Exercise description:
Return all records exactly. Nothing may be added.

The data:
++++++

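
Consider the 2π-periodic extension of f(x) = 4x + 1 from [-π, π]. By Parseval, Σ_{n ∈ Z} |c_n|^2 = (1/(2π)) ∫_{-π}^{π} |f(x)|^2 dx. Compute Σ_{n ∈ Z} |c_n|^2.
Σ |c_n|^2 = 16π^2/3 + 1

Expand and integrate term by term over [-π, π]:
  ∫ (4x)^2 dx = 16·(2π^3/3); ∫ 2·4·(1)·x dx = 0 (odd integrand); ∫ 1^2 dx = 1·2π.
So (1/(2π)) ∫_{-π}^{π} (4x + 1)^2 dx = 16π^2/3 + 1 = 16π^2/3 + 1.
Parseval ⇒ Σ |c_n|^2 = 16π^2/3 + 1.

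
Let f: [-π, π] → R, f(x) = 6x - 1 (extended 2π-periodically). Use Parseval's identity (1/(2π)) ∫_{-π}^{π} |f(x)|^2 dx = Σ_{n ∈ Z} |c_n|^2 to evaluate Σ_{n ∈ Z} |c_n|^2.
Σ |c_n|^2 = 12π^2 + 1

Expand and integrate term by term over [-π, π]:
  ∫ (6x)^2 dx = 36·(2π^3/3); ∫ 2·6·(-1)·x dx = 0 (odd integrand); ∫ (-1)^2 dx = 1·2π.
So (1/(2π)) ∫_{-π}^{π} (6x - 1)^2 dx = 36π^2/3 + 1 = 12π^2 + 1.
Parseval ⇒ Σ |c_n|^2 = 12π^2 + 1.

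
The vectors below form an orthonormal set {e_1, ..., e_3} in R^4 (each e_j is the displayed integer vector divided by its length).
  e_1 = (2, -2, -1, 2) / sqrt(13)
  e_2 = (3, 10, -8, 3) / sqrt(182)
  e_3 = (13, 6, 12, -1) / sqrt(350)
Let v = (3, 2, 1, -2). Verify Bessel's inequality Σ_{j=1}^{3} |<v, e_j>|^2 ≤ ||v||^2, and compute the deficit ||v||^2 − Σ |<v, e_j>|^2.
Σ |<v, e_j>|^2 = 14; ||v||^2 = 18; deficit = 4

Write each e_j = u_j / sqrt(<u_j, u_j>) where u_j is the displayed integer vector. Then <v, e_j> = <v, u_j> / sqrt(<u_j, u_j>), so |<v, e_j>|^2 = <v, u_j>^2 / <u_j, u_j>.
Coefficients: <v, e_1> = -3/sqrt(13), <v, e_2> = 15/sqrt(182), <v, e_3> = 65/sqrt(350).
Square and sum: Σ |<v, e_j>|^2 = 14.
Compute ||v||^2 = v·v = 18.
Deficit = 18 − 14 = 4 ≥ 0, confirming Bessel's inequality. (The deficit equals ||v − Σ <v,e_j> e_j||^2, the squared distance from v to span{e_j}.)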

++++++

Your response:
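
Consider the 2π-periodic extension of f(x) = 4x + 1 from [-π, π]. By Parseval, Σ_{n ∈ Z} |c_n|^2 = (1/(2π)) ∫_{-π}^{π} |f(x)|^2 dx. Compute Σ_{n ∈ Z} |c_n|^2.
Σ |c_n|^2 = 16π^2/3 + 1

Expand and integrate term by term over [-π, π]:
  ∫ (4x)^2 dx = 16·(2π^3/3); ∫ 2·4·(1)·x dx = 0 (odd integrand); ∫ 1^2 dx = 1·2π.
So (1/(2π)) ∫_{-π}^{π} (4x + 1)^2 dx = 16π^2/3 + 1 = 16π^2/3 + 1.
Parseval ⇒ Σ |c_n|^2 = 16π^2/3 + 1.

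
Let f: [-π, π] → R, f(x) = 6x - 1 (extended 2π-periodically). Use Parseval's identity (1/(2π)) ∫_{-π}^{π} |f(x)|^2 dx = Σ_{n ∈ Z} |c_n|^2 to evaluate Σ_{n ∈ Z} |c_n|^2.
Σ |c_n|^2 = 12π^2 + 1

Expand and integrate term by term over [-π, π]:
  ∫ (6x)^2 dx = 36·(2π^3/3); ∫ 2·6·(-1)·x dx = 0 (odd integrand); ∫ (-1)^2 dx = 1·2π.
So (1/(2π)) ∫_{-π}^{π} (6x - 1)^2 dx = 36π^2/3 + 1 = 12π^2 + 1.
Parseval ⇒ Σ |c_n|^2 = 12π^2 + 1.

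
The vectors below form an orthonormal set {e_1, ..., e_3} in R^4 (each e_j is the displayed integer vector divided by its length).
  e_1 = (2, -2, -1, 2) / sqrt(13)
  e_2 = (3, 10, -8, 3) / sqrt(182)
  e_3 = (13, 6, 12, -1) / sqrt(350)
Let v = (3, 2, 1, -2). Verify Bessel's inequality Σ_{j=1}^{3} |<v, e_j>|^2 ≤ ||v||^2, and compute the deficit ||v||^2 − Σ |<v, e_j>|^2.
Σ |<v, e_j>|^2 = 14; ||v||^2 = 18; deficit = 4

Write each e_j = u_j / sqrt(<u_j, u_j>) where u_j is the displayed integer vector. Then <v, e_j> = <v, u_j> / sqrt(<u_j, u_j>), so |<v, e_j>|^2 = <v, u_j>^2 / <u_j, u_j>.
Coefficients: <v, e_1> = -3/sqrt(13), <v, e_2> = 15/sqrt(182), <v, e_3> = 65/sqrt(350).
Square and sum: Σ |<v, e_j>|^2 = 14.
Compute ||v||^2 = v·v = 18.
Deficit = 18 − 14 = 4 ≥ 0, confirming Bessel's inequality. (The deficit equals ||v − Σ <v,e_j> e_j||^2, the squared distance from v to span{e_j}.)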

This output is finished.